┌──

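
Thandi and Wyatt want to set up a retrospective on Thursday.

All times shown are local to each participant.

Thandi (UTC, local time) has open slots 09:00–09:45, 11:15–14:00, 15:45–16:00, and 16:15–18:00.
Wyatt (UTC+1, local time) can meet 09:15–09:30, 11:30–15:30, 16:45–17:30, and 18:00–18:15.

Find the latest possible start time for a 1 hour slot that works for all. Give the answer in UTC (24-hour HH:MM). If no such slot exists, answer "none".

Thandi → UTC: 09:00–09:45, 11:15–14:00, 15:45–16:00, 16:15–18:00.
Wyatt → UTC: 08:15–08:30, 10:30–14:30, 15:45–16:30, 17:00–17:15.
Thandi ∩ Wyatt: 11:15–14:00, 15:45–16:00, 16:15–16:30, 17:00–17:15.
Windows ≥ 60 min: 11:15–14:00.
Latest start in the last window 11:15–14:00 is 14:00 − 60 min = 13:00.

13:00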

└──
┌──

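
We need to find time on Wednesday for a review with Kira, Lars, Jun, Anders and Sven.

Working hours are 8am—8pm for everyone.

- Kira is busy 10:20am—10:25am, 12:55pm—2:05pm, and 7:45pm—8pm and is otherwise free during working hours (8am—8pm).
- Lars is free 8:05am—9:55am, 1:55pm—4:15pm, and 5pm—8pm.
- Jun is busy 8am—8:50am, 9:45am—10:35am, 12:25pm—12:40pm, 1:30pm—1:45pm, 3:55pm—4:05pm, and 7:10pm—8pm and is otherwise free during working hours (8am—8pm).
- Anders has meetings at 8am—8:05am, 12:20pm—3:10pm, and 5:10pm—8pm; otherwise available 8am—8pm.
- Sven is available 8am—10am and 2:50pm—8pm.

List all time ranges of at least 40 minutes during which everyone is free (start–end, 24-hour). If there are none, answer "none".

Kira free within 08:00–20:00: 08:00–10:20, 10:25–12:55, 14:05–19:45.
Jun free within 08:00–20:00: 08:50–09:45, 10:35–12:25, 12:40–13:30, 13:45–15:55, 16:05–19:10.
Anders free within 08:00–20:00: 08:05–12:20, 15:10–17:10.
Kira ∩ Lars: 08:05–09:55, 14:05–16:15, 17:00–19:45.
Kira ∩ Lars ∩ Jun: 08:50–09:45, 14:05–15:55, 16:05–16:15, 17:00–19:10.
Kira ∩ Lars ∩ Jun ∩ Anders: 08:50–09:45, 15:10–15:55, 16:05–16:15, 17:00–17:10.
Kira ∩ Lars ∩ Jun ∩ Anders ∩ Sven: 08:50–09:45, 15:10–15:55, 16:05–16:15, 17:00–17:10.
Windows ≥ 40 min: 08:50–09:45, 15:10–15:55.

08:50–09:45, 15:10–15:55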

└──
┌──

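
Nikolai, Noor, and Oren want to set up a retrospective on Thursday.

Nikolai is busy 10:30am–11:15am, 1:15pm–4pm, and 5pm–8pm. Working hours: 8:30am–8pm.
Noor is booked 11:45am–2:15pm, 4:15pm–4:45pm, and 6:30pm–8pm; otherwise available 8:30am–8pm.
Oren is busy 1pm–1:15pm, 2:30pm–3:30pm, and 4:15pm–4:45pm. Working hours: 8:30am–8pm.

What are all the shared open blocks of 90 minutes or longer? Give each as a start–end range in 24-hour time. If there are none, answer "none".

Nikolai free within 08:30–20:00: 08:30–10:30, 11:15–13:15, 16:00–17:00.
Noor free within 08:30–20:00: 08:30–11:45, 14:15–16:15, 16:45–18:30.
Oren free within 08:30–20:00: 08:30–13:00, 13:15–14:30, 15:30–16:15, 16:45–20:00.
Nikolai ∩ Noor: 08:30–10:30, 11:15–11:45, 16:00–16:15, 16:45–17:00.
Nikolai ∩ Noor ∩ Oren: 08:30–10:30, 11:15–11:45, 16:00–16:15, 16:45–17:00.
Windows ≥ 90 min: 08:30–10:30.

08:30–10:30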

└──

How to complete this task: Find the line with "Thandi (UTC, local" in the entries above. Retype it and each line after it, exactly, through the line with "Wyatt (UTC+1, local", and stop there.

Answer section:
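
Thandi (UTC, local time) has open slots 09:00–09:45, 11:15–14:00, 15:45–16:00, and 16:15–18:00.
Wyatt (UTC+1, local time) can meet 09:15–09:30, 11:30–15:30, 16:45–17:30, and 18:00–18:15.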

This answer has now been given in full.